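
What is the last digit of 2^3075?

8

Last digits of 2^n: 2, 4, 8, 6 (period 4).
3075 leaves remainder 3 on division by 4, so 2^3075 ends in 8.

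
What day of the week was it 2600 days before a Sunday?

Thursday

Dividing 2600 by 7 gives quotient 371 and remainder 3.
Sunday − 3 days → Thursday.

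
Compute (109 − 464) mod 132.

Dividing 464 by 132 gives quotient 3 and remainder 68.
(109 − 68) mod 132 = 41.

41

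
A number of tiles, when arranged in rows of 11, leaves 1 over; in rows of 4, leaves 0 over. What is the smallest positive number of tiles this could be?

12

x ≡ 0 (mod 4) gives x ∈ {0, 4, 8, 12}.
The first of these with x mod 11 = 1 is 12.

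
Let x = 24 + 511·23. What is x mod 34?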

+ + +

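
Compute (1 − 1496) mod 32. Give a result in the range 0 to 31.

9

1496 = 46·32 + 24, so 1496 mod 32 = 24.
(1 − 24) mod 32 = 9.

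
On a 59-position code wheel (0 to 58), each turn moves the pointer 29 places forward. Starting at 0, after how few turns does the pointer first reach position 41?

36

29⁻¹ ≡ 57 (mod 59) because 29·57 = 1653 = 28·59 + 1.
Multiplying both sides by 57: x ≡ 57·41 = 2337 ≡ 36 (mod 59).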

+ + +

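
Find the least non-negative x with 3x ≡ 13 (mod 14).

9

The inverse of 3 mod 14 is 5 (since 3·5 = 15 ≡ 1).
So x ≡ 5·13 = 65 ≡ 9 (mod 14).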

+ + +

Task directions:
Reproduce exactly the lines of the records above from the one with "What is the last digit of 2^3075?" to the one with "Let x = 24 + 511·23. What is x mod 34?", both included, and leave out everything else.

Completed task:
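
What is the last digit of 2^3075?

8

Last digits of 2^n: 2, 4, 8, 6 (period 4).
3075 leaves remainder 3 on division by 4, so 2^3075 ends in 8.

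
What day of the week was it 2600 days before a Sunday?

Thursday

Dividing 2600 by 7 gives quotient 371 and remainder 3.
Sunday − 3 days → Thursday.

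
Compute (109 − 464) mod 132.

Dividing 464 by 132 gives quotient 3 and remainder 68.
(109 − 68) mod 132 = 41.

41

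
A number of tiles, when arranged in rows of 11, leaves 1 over; in rows of 4, leaves 0 over. What is the smallest positive number of tiles this could be?

12

x ≡ 0 (mod 4) gives x ∈ {0, 4, 8, 12}.
The first of these with x mod 11 = 1 is 12.

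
Let x = 24 + 511·23. What is x mod 34?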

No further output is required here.